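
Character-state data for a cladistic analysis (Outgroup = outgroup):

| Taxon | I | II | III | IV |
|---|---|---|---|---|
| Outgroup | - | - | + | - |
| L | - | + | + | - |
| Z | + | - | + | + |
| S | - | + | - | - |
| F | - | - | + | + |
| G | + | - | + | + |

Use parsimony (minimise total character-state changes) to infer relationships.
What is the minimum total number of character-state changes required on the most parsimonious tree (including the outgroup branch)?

Character polarity is set by the outgroup: the derived state is whichever differs from the outgroup's state, so for III the derived state is '-', and for the remaining characters it is '+'.
Only G and Z show the derived state '+' for I, supporting them as a clade.
II: derived state '+' in L and S only — synapomorphy for {L, S}.
III: derived state '-' in S only — an autapomorphy, so it tells us nothing about relationships among taxa.
IV: derived state '+' in F, G, and Z only — synapomorphy for {F, G, Z}.
Most parsimonious ingroup topology: (((Z,G),F),(S,L)).
Changes per character on this tree: I: 1; II: 1; III: 1; IV: 1.
Total = 4.

4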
------------------------
> **PROBLEM**: Going down from the first line of the entries above, restate each line word for word until the line holding "Use parsimony (minimise" is done.

> **RESPONSE**:
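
Character-state data for a cladistic analysis (Outgroup = outgroup):

| Taxon | I | II | III | IV |
|---|---|---|---|---|
| Outgroup | - | - | + | - |
| L | - | + | + | - |
| Z | + | - | + | + |
| S | - | + | - | - |
| F | - | - | + | + |
| G | + | - | + | + |

Use parsimony (minimise total character-state changes) to infer relationships.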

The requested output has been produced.